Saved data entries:
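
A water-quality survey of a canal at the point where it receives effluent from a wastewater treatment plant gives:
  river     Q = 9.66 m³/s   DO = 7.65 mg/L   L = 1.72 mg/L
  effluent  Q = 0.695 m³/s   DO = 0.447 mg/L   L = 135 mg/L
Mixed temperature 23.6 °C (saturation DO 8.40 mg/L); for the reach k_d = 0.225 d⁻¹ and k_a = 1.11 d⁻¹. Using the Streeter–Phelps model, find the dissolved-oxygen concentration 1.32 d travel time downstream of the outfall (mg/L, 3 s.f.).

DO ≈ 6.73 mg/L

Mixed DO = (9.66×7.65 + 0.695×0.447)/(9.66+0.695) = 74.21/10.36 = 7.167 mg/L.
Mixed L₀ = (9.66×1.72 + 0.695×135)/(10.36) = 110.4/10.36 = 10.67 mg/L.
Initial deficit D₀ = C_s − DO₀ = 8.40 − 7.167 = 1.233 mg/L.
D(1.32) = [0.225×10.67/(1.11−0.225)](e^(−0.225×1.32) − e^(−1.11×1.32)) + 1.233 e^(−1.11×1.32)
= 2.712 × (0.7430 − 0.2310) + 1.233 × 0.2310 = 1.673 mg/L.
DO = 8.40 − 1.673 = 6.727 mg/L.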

* * *

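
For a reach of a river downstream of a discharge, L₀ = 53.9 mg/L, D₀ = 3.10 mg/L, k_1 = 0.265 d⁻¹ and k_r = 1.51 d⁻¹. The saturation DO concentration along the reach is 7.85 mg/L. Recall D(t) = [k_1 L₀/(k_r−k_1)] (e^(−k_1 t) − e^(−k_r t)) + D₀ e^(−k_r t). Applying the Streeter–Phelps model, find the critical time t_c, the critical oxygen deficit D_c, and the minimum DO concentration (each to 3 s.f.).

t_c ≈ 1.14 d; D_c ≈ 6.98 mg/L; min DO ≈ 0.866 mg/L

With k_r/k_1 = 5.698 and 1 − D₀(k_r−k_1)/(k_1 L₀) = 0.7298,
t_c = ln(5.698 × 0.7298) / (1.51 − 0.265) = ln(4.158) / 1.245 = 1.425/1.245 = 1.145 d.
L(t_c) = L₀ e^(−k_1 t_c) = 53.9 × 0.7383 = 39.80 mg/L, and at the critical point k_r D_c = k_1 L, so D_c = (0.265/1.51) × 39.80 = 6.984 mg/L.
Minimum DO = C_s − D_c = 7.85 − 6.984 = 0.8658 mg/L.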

WORK ITEM: Check each line above for the word "effluent" and copy every line that has it.

EXPECTED ANSWER:
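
A water-quality survey of a canal at the point where it receives effluent from a wastewater treatment plant gives:
  effluent  Q = 0.695 m³/s   DO = 0.447 mg/L   L = 135 mg/L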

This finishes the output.